# Description of the task
Give back every record below, character for character.

# Records shown
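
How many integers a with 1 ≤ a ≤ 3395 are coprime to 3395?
2304

The number of a ∈ {1, ..., 3395} with gcd(a, 3395) = 1 is by definition Euler's totient φ(3395). φ is multiplicative, with φ(p^e) = p^e − p^(e−1). Factorise 3395 = 5 · 7 · 97. Then
  φ(3395) = (5 − 1) · (7 − 1) · (97 − 1) = 4 · 6 · 96 = 2304.
So there are 2304 such integers.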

# Exercise output
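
How many integers a with 1 ≤ a ≤ 3395 are coprime to 3395?
2304

The number of a ∈ {1, ..., 3395} with gcd(a, 3395) = 1 is by definition Euler's totient φ(3395). φ is multiplicative, with φ(p^e) = p^e − p^(e−1). Factorise 3395 = 5 · 7 · 97. Then
  φ(3395) = (5 − 1) · (7 − 1) · (97 − 1) = 4 · 6 · 96 = 2304.
So there are 2304 such integers.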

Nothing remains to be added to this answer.